EXERCISE PROMPT: Throughout the listing that follows, find each line with the word "closed" and copy it.

————

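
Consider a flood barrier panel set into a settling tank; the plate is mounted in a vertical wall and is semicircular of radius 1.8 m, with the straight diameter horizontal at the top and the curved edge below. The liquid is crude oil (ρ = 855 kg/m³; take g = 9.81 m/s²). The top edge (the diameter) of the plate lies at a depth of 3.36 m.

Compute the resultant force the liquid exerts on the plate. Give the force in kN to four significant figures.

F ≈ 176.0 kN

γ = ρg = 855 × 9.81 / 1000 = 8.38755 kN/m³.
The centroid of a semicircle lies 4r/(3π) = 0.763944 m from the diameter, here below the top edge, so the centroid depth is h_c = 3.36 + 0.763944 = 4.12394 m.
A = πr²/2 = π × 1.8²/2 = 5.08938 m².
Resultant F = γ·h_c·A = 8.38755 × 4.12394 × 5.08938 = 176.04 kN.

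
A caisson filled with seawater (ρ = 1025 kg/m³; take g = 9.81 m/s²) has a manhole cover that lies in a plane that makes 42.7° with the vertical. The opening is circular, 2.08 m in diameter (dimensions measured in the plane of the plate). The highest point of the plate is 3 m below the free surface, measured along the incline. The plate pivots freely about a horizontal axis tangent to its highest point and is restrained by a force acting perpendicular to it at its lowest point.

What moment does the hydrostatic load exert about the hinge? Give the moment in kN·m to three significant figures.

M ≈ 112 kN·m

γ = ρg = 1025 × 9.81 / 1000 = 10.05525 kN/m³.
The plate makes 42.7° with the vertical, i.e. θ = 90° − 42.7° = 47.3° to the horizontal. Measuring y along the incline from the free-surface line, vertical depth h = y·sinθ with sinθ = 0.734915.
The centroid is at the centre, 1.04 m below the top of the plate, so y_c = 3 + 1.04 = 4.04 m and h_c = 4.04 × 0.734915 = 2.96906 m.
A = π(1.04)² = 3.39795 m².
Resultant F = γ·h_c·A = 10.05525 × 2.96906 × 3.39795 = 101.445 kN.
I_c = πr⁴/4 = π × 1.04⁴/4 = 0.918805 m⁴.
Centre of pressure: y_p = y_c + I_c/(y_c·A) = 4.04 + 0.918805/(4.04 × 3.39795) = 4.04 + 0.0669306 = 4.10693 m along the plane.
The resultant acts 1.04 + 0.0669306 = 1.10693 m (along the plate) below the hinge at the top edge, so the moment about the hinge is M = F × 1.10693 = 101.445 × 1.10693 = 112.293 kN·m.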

————

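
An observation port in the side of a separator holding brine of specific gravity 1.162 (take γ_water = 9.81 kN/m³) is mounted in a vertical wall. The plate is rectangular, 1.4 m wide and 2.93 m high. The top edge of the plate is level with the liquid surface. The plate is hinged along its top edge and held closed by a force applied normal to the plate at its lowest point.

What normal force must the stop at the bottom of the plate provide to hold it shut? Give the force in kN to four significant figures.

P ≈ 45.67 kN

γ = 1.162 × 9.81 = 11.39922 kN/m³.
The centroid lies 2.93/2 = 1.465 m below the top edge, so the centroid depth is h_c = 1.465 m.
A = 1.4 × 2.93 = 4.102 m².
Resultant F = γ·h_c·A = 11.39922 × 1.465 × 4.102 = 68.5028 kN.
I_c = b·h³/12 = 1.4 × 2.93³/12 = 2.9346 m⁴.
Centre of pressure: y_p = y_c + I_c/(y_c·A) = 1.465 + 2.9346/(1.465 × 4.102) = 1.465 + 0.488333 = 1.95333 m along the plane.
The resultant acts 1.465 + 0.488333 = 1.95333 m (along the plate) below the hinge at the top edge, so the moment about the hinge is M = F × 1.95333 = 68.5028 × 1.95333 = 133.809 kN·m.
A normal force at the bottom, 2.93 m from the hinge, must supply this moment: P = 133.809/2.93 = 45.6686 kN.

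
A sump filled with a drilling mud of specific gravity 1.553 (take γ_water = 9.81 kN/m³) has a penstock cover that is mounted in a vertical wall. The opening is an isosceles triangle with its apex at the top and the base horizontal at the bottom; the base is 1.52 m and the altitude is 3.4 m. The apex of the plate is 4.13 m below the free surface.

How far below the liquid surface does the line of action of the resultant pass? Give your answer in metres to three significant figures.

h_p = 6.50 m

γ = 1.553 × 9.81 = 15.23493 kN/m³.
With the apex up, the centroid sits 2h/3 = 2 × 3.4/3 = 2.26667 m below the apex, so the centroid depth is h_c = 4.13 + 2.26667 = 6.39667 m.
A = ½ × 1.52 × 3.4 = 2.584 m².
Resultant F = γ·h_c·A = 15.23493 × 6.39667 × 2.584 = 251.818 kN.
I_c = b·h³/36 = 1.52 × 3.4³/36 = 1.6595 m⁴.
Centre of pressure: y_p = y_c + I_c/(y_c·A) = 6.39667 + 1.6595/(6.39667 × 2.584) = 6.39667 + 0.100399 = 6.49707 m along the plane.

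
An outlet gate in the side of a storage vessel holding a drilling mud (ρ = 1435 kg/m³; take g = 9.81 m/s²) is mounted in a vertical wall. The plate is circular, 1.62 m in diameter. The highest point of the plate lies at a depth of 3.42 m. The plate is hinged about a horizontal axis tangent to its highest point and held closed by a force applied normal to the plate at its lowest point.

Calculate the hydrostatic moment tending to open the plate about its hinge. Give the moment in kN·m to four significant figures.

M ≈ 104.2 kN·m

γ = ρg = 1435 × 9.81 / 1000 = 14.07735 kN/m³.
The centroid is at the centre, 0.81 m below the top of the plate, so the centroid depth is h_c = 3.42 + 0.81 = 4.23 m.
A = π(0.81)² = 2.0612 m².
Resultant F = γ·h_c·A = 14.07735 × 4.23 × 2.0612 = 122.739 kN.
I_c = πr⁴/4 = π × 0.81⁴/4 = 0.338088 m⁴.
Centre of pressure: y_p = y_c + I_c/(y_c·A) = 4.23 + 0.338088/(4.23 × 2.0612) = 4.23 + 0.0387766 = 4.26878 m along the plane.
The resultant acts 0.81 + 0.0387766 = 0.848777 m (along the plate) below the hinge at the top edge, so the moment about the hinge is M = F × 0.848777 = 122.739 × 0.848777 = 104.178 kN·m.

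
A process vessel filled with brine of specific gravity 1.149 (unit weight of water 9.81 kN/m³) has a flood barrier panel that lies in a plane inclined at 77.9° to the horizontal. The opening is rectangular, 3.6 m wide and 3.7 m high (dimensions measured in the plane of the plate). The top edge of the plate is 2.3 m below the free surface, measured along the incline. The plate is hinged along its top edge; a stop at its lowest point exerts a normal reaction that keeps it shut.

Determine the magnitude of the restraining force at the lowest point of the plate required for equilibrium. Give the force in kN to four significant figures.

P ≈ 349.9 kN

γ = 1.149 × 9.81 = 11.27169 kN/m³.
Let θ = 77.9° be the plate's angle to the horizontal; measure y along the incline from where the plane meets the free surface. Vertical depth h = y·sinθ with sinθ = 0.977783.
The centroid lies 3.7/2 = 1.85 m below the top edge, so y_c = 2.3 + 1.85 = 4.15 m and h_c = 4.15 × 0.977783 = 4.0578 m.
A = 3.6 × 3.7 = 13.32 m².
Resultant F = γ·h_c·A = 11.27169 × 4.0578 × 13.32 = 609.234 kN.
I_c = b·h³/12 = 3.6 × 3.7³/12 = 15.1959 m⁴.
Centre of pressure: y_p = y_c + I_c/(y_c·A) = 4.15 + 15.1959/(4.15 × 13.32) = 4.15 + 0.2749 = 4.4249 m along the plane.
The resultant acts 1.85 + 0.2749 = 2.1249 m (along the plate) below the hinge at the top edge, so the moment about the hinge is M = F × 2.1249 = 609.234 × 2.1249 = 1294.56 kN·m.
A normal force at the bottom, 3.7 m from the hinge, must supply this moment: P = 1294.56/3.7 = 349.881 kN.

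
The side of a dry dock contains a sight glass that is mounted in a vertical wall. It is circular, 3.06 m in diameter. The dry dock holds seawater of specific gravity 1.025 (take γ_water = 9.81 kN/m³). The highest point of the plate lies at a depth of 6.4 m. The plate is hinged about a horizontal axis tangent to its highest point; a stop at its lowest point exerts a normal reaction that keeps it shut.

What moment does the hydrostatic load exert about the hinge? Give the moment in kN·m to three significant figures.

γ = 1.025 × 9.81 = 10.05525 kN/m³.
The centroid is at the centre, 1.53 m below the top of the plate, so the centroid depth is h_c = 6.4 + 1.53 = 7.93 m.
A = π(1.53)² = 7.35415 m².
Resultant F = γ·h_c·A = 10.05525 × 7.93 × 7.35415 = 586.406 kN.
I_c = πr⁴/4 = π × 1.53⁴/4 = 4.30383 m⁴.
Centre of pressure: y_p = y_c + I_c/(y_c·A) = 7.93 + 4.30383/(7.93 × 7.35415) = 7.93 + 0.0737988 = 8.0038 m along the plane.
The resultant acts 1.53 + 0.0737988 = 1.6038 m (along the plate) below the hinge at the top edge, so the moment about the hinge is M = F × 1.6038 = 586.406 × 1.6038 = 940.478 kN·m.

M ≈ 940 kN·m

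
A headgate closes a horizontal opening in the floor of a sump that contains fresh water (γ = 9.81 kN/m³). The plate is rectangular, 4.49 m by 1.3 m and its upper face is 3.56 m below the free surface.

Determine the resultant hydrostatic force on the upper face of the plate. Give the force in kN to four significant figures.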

————

RESULT:
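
An observation port in the side of a separator holding brine of specific gravity 1.162 (take γ_water = 9.81 kN/m³) is mounted in a vertical wall. The plate is rectangular, 1.4 m wide and 2.93 m high. The top edge of the plate is level with the liquid surface. The plate is hinged along its top edge and held closed by a force applied normal to the plate at its lowest point.
An outlet gate in the side of a storage vessel holding a drilling mud (ρ = 1435 kg/m³; take g = 9.81 m/s²) is mounted in a vertical wall. The plate is circular, 1.62 m in diameter. The highest point of the plate lies at a depth of 3.42 m. The plate is hinged about a horizontal axis tangent to its highest point and held closed by a force applied normal to the plate at its lowest point.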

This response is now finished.